- **YOUR OBJECTIVE**: Could you filter the records below and return each line that holds "Prof"?

+ + + + + + +

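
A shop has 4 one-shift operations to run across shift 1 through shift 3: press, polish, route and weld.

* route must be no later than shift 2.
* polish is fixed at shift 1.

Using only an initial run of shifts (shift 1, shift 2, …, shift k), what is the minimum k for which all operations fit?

1 works (last occupied shift: shift 1): for example press=shift 1, polish=shift 1, weld=shift 1, route=shift 1.

1 shift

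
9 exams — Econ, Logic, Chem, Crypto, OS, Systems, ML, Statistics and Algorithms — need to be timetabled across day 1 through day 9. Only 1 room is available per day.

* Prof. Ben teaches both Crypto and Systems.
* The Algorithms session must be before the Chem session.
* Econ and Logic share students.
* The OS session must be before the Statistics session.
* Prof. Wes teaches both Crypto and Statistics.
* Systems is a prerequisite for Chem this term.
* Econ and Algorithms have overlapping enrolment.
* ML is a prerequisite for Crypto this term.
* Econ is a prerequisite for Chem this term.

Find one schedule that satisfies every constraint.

Statistics -> day 8; Chem -> day 4; ML -> day 5; Logic -> day 9; Crypto -> day 6; Econ -> day 1; OS -> day 7; Algorithms -> day 3; Systems -> day 2

Checking: Algorithms(day 3) before Chem(day 4); OS(day 7) before Statistics(day 8); ML(day 5) before Crypto(day 6); Systems(day 2) before Chem(day 4); Econ(day 1) before Chem(day 4); Crypto(day 6) != Statistics(day 8); Econ(day 1) != Algorithms(day 3); Crypto(day 6) != Systems(day 2); Econ(day 1) != Logic(day 9); max 1 per day (cap 1).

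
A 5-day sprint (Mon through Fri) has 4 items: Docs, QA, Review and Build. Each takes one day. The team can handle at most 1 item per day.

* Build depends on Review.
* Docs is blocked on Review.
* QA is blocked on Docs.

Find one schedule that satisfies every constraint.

Build in Thu; Docs in Tue; QA in Wed; Review in Mon

Checking: Review(Mon) before Docs(Tue); Review(Mon) before Build(Thu); Docs(Tue) before QA(Wed); max 1 per day (cap 1).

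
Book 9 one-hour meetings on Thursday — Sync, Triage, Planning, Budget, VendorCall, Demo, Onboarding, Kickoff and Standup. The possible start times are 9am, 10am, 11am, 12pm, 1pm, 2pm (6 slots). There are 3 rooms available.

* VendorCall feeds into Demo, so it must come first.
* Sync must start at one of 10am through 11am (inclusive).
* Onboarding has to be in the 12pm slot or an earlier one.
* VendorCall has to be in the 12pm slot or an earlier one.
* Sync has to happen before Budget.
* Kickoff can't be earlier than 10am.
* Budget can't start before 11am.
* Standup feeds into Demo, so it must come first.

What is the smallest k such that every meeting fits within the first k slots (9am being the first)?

The precedence chain requires at least 2 distinct slots.
With at most 3 per slot and 9 meetings, at least 3 slots are needed.
Budget can't be placed before 11am — that is slot 3 counting from 9am — so the schedule must run through at least 3 slots.
3 works (last occupied slot: 11am): for example Planning -> 11am; Standup -> 9am; Onboarding -> 11am; Demo -> 10am; Triage -> 9am; Sync -> 10am; Kickoff -> 10am; Budget -> 11am; VendorCall -> 9am.

3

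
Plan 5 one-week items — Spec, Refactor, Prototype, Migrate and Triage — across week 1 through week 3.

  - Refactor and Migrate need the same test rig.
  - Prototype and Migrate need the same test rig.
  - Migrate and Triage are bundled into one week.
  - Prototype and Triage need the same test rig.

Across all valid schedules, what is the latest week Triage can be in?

Triage at week 3 is achievable: Refactor -> week 1, Triage -> week 3, Prototype -> week 1, Spec -> week 1, Migrate -> week 3.

week 3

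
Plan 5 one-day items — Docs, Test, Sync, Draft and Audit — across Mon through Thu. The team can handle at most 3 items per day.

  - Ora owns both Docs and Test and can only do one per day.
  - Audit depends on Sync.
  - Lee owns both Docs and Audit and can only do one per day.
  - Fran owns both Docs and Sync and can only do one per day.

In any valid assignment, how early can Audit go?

Precedence pushes Audit to at least Tue.
Audit at Tue is achievable: Docs=Wed, Draft=Mon, Sync=Mon, Audit=Tue, Test=Mon.

Tue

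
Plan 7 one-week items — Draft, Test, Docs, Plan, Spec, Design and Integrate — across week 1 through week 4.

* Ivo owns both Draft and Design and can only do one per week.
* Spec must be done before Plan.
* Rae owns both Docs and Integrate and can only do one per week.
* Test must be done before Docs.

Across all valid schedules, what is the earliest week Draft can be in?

Draft at week 1 is achievable: Design in week 2, Docs in week 2, Plan in week 2, Draft in week 1, Test in week 1, Integrate in week 1, Spec in week 1.

week 1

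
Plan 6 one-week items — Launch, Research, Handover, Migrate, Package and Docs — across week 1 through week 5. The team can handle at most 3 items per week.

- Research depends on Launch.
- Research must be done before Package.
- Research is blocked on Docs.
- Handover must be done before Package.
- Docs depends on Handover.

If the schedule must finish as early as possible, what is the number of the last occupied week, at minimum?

week 4

The precedence chain requires at least 4 distinct weeks.
With at most 3 per week and 6 tasks, at least 2 weeks are needed.
4 works (last occupied week: week 4): for example Migrate -> week 1; Package -> week 4; Docs -> week 2; Handover -> week 1; Research -> week 3; Launch -> week 1.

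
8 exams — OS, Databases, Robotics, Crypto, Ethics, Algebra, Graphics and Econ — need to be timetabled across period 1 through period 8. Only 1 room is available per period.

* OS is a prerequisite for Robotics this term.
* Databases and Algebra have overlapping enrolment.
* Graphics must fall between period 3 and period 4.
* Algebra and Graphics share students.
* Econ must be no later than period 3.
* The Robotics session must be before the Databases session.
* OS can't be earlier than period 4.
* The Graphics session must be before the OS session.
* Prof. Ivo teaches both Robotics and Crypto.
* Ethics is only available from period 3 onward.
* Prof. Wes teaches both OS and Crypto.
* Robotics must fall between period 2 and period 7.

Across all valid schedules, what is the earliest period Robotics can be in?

period 5

Robotics is available from period 2; precedence pushes Robotics to at least period 5; Robotics's own window allows nothing later than period 7.
Robotics at period 5 is achievable: Algebra=period 8, Ethics=period 6, Databases=period 7, Graphics=period 3, Econ=period 1, OS=period 4, Robotics=period 5, Crypto=period 2.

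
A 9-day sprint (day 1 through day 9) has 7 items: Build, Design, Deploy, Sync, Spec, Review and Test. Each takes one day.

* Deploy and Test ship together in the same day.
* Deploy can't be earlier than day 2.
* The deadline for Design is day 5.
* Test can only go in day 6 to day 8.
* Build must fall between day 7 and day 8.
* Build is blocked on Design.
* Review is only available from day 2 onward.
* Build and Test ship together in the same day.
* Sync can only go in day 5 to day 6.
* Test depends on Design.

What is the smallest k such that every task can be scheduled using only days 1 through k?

The precedence chain requires at least 2 distinct days.
Build can't be placed before day 7, so the schedule must run through at least day 7.
7 works (last occupied day: day 7): for example Review=day 2; Build=day 7; Sync=day 5; Deploy=day 7; Design=day 1; Spec=day 1; Test=day 7.

7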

+ + + + + + +

- **ANSWER FOR THE TASK**:
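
* Prof. Ben teaches both Crypto and Systems.
* Prof. Wes teaches both Crypto and Statistics.
* Prof. Ivo teaches both Robotics and Crypto.
* Prof. Wes teaches both OS and Crypto.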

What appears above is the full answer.